[Entries taken from a collection]
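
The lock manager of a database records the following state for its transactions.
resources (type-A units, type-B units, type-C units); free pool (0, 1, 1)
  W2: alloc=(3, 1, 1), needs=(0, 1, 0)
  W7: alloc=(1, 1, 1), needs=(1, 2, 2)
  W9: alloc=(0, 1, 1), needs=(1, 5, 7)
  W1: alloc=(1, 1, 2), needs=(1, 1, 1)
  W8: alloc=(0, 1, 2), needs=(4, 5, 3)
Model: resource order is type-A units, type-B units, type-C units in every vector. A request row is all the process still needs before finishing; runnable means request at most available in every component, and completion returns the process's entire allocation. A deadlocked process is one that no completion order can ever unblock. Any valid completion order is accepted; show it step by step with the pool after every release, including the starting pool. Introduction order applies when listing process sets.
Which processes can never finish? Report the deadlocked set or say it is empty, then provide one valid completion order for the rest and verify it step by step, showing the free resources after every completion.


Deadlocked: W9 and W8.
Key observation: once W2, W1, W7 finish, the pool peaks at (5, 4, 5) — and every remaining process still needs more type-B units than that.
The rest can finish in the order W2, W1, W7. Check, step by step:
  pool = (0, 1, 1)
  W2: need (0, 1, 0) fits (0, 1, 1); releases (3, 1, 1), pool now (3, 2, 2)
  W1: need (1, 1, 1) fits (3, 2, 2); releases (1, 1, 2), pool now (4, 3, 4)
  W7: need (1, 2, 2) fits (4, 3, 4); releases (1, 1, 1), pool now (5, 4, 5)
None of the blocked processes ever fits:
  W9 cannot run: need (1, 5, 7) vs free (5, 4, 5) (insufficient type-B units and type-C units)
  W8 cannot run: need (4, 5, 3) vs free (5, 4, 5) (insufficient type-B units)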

### EXERCISE:
From the first line to the last, retype the data exactly.

### RESPONSE AREA:
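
The lock manager of a database records the following state for its transactions.
resources (type-A units, type-B units, type-C units); free pool (0, 1, 1)
  W2: alloc=(3, 1, 1), needs=(0, 1, 0)
  W7: alloc=(1, 1, 1), needs=(1, 2, 2)
  W9: alloc=(0, 1, 1), needs=(1, 5, 7)
  W1: alloc=(1, 1, 2), needs=(1, 1, 1)
  W8: alloc=(0, 1, 2), needs=(4, 5, 3)
Model: resource order is type-A units, type-B units, type-C units in every vector. A request row is all the process still needs before finishing; runnable means request at most available in every component, and completion returns the process's entire allocation. A deadlocked process is one that no completion order can ever unblock. Any valid completion order is accepted; show it step by step with the pool after every release, including the starting pool. Introduction order applies when listing process sets.
Which processes can never finish? Report the deadlocked set or say it is empty, then provide one valid completion order for the rest and verify it step by step, showing the free resources after every completion.


Deadlocked: W9 and W8.
Key observation: once W2, W1, W7 finish, the pool peaks at (5, 4, 5) — and every remaining process still needs more type-B units than that.
The rest can finish in the order W2, W1, W7. Check, step by step:
  pool = (0, 1, 1)
  W2: need (0, 1, 0) fits (0, 1, 1); releases (3, 1, 1), pool now (3, 2, 2)
  W1: need (1, 1, 1) fits (3, 2, 2); releases (1, 1, 2), pool now (4, 3, 4)
  W7: need (1, 2, 2) fits (4, 3, 4); releases (1, 1, 1), pool now (5, 4, 5)
None of the blocked processes ever fits:
  W9 cannot run: need (1, 5, 7) vs free (5, 4, 5) (insufficient type-B units and type-C units)
  W8 cannot run: need (4, 5, 3) vs free (5, 4, 5) (insufficient type-B units)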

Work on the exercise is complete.